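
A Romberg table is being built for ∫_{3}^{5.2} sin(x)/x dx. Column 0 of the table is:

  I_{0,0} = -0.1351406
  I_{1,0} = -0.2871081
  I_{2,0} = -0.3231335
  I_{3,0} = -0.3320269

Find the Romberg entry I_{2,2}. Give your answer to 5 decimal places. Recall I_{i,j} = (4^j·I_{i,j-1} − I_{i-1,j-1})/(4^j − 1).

I_{1,1} = (4·(-0.2871081) − (-0.1351406)) / 3 = -0.3377639
I_{2,1} = (4·(-0.3231335) − (-0.2871081)) / 3 = -0.3351420
I_{2,2} = -0.3351420 + (-0.3351420 − (-0.3377639))/15 = -0.3349672

-0.33497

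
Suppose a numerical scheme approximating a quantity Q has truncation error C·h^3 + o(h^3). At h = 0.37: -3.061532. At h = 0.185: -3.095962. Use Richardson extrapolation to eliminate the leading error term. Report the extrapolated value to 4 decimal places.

Extrapolated value = (8·A(h/2) − A(h)) / (8 − 1)
= (8·(-3.095962) − (-3.061532)) / 7
= -21.706164 / 7 = -3.100881

-3.1009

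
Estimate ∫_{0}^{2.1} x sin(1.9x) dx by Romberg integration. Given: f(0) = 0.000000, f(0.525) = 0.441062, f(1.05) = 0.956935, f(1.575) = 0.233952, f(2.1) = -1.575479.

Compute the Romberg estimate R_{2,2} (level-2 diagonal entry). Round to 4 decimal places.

R_{0,0} (trapezoid, 1 panel, h=2.1000): -1.654253
R_{1,0} (trapezoid, 2 panels, h=1.0500): 0.177655
R_{2,0} (trapezoid, 4 panels, h=0.5250): 0.443210
R_{1,1} = 0.177655 + (0.177655 − (-1.654253))/3 = 0.788291
R_{2,1} = 0.443210 + (0.443210 − 0.177655)/3 = 0.531728
R_{2,2} = 0.531728 + (0.531728 − 0.788291)/15 = 0.514624

0.5146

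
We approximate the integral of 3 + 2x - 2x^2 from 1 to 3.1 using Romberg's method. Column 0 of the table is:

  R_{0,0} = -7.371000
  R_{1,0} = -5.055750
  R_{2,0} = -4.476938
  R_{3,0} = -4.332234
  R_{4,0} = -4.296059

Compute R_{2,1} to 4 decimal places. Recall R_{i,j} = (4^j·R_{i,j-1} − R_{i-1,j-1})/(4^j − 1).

-4.2840

R_{2,1} = (4·(-4.476938) − (-5.055750)) / 3 = -4.284001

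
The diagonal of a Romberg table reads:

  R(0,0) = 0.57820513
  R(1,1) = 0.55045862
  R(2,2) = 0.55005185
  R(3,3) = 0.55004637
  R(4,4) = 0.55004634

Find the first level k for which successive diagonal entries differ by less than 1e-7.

|R(1,1) − R(0,0)| = 0.02774651 ≥ 1e-7
|R(2,2) − R(1,1)| = 0.00040677 ≥ 1e-7
|R(3,3) − R(2,2)| = 0.00000548 ≥ 1e-7
|R(4,4) − R(3,3)| = 0.00000003 < 1e-7

k = 4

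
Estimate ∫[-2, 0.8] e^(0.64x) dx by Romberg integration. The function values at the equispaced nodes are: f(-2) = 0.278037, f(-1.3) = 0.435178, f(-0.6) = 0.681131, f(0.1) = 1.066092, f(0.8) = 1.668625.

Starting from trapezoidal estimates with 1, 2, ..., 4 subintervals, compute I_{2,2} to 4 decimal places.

I_{0,0} (trapezoid, 1 panel, h=2.8000): 2.725327
I_{1,0} (trapezoid, 2 panels, h=1.4000): 2.316247
I_{2,0} (trapezoid, 4 panels, h=0.7000): 2.209012
I_{1,1} = 2.316247 + (2.316247 − 2.725327)/3 = 2.179887
I_{2,1} = 2.209012 + (2.209012 − 2.316247)/3 = 2.173267
I_{2,2} = 2.173267 + (2.173267 − 2.179887)/15 = 2.172826

2.1728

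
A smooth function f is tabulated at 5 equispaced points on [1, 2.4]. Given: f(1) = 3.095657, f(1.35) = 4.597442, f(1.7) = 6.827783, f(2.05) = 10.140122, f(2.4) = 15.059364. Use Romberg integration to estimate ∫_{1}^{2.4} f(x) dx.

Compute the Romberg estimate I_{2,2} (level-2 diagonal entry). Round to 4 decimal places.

I_{0,0} (trapezoid, 1 panel, h=1.4000): 12.708515
I_{1,0} (trapezoid, 2 panels, h=0.7000): 11.133705
I_{2,0} (trapezoid, 4 panels, h=0.3500): 10.725000
I_{1,1} = 11.133705 + (11.133705 − 12.708515)/3 = 10.608768
I_{2,1} = 10.725000 + (10.725000 − 11.133705)/3 = 10.588765
I_{2,2} = 10.588765 + (10.588765 − 10.608768)/15 = 10.587431

10.5874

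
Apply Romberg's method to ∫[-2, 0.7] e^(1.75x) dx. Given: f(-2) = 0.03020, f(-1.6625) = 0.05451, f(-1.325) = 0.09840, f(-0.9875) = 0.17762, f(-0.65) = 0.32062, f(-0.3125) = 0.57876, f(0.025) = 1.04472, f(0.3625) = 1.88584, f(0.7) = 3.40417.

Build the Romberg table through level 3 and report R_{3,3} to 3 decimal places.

1.928

R_{0,0} (trapezoid, 1 panel, h=2.7000): 4.63640
R_{1,0} (trapezoid, 2 panels, h=1.3500): 2.75104
R_{2,0} (trapezoid, 4 panels, h=0.6750): 2.14712
R_{3,0} (trapezoid, 8 panels, h=0.3375): 1.98371
R_{1,1} = 2.75104 + (2.75104 − 4.63640)/3 = 2.12259
R_{2,1} = 2.14712 + (2.14712 − 2.75104)/3 = 1.94581
R_{3,1} = 1.98371 + (1.98371 − 2.14712)/3 = 1.92924
R_{2,2} = 1.94581 + (1.94581 − 2.12259)/15 = 1.93402
R_{3,2} = 1.92924 + (1.92924 − 1.94581)/15 = 1.92814
R_{3,3} = 1.92814 + (1.92814 − 1.93402)/63 = 1.92805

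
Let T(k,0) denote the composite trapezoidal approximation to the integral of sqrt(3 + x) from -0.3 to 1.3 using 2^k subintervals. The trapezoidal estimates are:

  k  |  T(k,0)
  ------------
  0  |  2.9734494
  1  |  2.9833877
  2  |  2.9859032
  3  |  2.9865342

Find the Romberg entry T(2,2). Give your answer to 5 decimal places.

2.98674

Richardson extrapolation on the trapezoidal column (denominator 4−1=3):
T(1,1) = (4·2.9833877 − 2.9734494) / 3 = 2.9867005
T(2,1) = 2.9859032 + (2.9859032 − 2.9833877)/3 = 2.9867417
T(2,2) = (16·2.9867417 − 2.9867005) / 15 = 2.9867444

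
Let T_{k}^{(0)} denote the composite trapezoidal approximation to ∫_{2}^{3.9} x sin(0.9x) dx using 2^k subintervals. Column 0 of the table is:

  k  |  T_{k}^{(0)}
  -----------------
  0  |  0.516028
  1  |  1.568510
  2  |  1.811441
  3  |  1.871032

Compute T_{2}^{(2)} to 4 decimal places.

T_{1}^{(1)} = (4·1.568510 − 0.516028) / 3 = 1.919337
T_{2}^{(1)} = (4·1.811441 − 1.568510) / 3 = 1.892418
T_{2}^{(2)} = 1.892418 + (1.892418 − 1.919337)/15 = 1.890623

1.8906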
^^^^^^^^^^^^^^^^
## WHAT YOU HAVE TO DO
Each line of the data above is to be duplicated exactly.

## THE ANSWER
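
A Romberg table is being built for ∫_{3}^{5.2} sin(x)/x dx. Column 0 of the table is:

  I_{0,0} = -0.1351406
  I_{1,0} = -0.2871081
  I_{2,0} = -0.3231335
  I_{3,0} = -0.3320269

Find the Romberg entry I_{2,2}. Give your answer to 5 decimal places. Recall I_{i,j} = (4^j·I_{i,j-1} − I_{i-1,j-1})/(4^j − 1).

I_{1,1} = (4·(-0.2871081) − (-0.1351406)) / 3 = -0.3377639
I_{2,1} = (4·(-0.3231335) − (-0.2871081)) / 3 = -0.3351420
I_{2,2} = -0.3351420 + (-0.3351420 − (-0.3377639))/15 = -0.3349672

-0.33497

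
Suppose a numerical scheme approximating a quantity Q has truncation error C·h^3 + o(h^3). At h = 0.37: -3.061532. At h = 0.185: -3.095962. Use Richardson extrapolation to eliminate the leading error term. Report the extrapolated value to 4 decimal places.

Extrapolated value = (8·A(h/2) − A(h)) / (8 − 1)
= (8·(-3.095962) − (-3.061532)) / 7
= -21.706164 / 7 = -3.100881

-3.1009

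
Estimate ∫_{0}^{2.1} x sin(1.9x) dx by Romberg integration. Given: f(0) = 0.000000, f(0.525) = 0.441062, f(1.05) = 0.956935, f(1.575) = 0.233952, f(2.1) = -1.575479.

Compute the Romberg estimate R_{2,2} (level-2 diagonal entry). Round to 4 decimal places.

R_{0,0} (trapezoid, 1 panel, h=2.1000): -1.654253
R_{1,0} (trapezoid, 2 panels, h=1.0500): 0.177655
R_{2,0} (trapezoid, 4 panels, h=0.5250): 0.443210
R_{1,1} = 0.177655 + (0.177655 − (-1.654253))/3 = 0.788291
R_{2,1} = 0.443210 + (0.443210 − 0.177655)/3 = 0.531728
R_{2,2} = 0.531728 + (0.531728 − 0.788291)/15 = 0.514624

0.5146

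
We approximate the integral of 3 + 2x - 2x^2 from 1 to 3.1 using Romberg's method. Column 0 of the table is:

  R_{0,0} = -7.371000
  R_{1,0} = -5.055750
  R_{2,0} = -4.476938
  R_{3,0} = -4.332234
  R_{4,0} = -4.296059

Compute R_{2,1} to 4 decimal places. Recall R_{i,j} = (4^j·R_{i,j-1} − R_{i-1,j-1})/(4^j − 1).

-4.2840

R_{2,1} = (4·(-4.476938) − (-5.055750)) / 3 = -4.284001

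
The diagonal of a Romberg table reads:

  R(0,0) = 0.57820513
  R(1,1) = 0.55045862
  R(2,2) = 0.55005185
  R(3,3) = 0.55004637
  R(4,4) = 0.55004634

Find the first level k for which successive diagonal entries differ by less than 1e-7.

|R(1,1) − R(0,0)| = 0.02774651 ≥ 1e-7
|R(2,2) − R(1,1)| = 0.00040677 ≥ 1e-7
|R(3,3) − R(2,2)| = 0.00000548 ≥ 1e-7
|R(4,4) − R(3,3)| = 0.00000003 < 1e-7

k = 4

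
Estimate ∫[-2, 0.8] e^(0.64x) dx by Romberg integration. The function values at the equispaced nodes are: f(-2) = 0.278037, f(-1.3) = 0.435178, f(-0.6) = 0.681131, f(0.1) = 1.066092, f(0.8) = 1.668625.

Starting from trapezoidal estimates with 1, 2, ..., 4 subintervals, compute I_{2,2} to 4 decimal places.

I_{0,0} (trapezoid, 1 panel, h=2.8000): 2.725327
I_{1,0} (trapezoid, 2 panels, h=1.4000): 2.316247
I_{2,0} (trapezoid, 4 panels, h=0.7000): 2.209012
I_{1,1} = 2.316247 + (2.316247 − 2.725327)/3 = 2.179887
I_{2,1} = 2.209012 + (2.209012 − 2.316247)/3 = 2.173267
I_{2,2} = 2.173267 + (2.173267 − 2.179887)/15 = 2.172826

2.1728

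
A smooth function f is tabulated at 5 equispaced points on [1, 2.4]. Given: f(1) = 3.095657, f(1.35) = 4.597442, f(1.7) = 6.827783, f(2.05) = 10.140122, f(2.4) = 15.059364. Use Romberg integration to estimate ∫_{1}^{2.4} f(x) dx.

Compute the Romberg estimate I_{2,2} (level-2 diagonal entry). Round to 4 decimal places.

I_{0,0} (trapezoid, 1 panel, h=1.4000): 12.708515
I_{1,0} (trapezoid, 2 panels, h=0.7000): 11.133705
I_{2,0} (trapezoid, 4 panels, h=0.3500): 10.725000
I_{1,1} = 11.133705 + (11.133705 − 12.708515)/3 = 10.608768
I_{2,1} = 10.725000 + (10.725000 − 11.133705)/3 = 10.588765
I_{2,2} = 10.588765 + (10.588765 − 10.608768)/15 = 10.587431

10.5874

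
Apply Romberg's method to ∫[-2, 0.7] e^(1.75x) dx. Given: f(-2) = 0.03020, f(-1.6625) = 0.05451, f(-1.325) = 0.09840, f(-0.9875) = 0.17762, f(-0.65) = 0.32062, f(-0.3125) = 0.57876, f(0.025) = 1.04472, f(0.3625) = 1.88584, f(0.7) = 3.40417.

Build the Romberg table through level 3 and report R_{3,3} to 3 decimal places.

1.928

R_{0,0} (trapezoid, 1 panel, h=2.7000): 4.63640
R_{1,0} (trapezoid, 2 panels, h=1.3500): 2.75104
R_{2,0} (trapezoid, 4 panels, h=0.6750): 2.14712
R_{3,0} (trapezoid, 8 panels, h=0.3375): 1.98371
R_{1,1} = 2.75104 + (2.75104 − 4.63640)/3 = 2.12259
R_{2,1} = 2.14712 + (2.14712 − 2.75104)/3 = 1.94581
R_{3,1} = 1.98371 + (1.98371 − 2.14712)/3 = 1.92924
R_{2,2} = 1.94581 + (1.94581 − 2.12259)/15 = 1.93402
R_{3,2} = 1.92924 + (1.92924 − 1.94581)/15 = 1.92814
R_{3,3} = 1.92814 + (1.92814 − 1.93402)/63 = 1.92805

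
Let T(k,0) denote the composite trapezoidal approximation to the integral of sqrt(3 + x) from -0.3 to 1.3 using 2^k subintervals. The trapezoidal estimates are:

  k  |  T(k,0)
  ------------
  0  |  2.9734494
  1  |  2.9833877
  2  |  2.9859032
  3  |  2.9865342

Find the Romberg entry T(2,2). Give your answer to 5 decimal places.

2.98674

Richardson extrapolation on the trapezoidal column (denominator 4−1=3):
T(1,1) = (4·2.9833877 − 2.9734494) / 3 = 2.9867005
T(2,1) = 2.9859032 + (2.9859032 − 2.9833877)/3 = 2.9867417
T(2,2) = (16·2.9867417 − 2.9867005) / 15 = 2.9867444

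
Let T_{k}^{(0)} denote the composite trapezoidal approximation to ∫_{2}^{3.9} x sin(0.9x) dx using 2^k subintervals. Column 0 of the table is:

  k  |  T_{k}^{(0)}
  -----------------
  0  |  0.516028
  1  |  1.568510
  2  |  1.811441
  3  |  1.871032

Compute T_{2}^{(2)} to 4 decimal places.

T_{1}^{(1)} = (4·1.568510 − 0.516028) / 3 = 1.919337
T_{2}^{(1)} = (4·1.811441 − 1.568510) / 3 = 1.892418
T_{2}^{(2)} = 1.892418 + (1.892418 − 1.919337)/15 = 1.890623

1.8906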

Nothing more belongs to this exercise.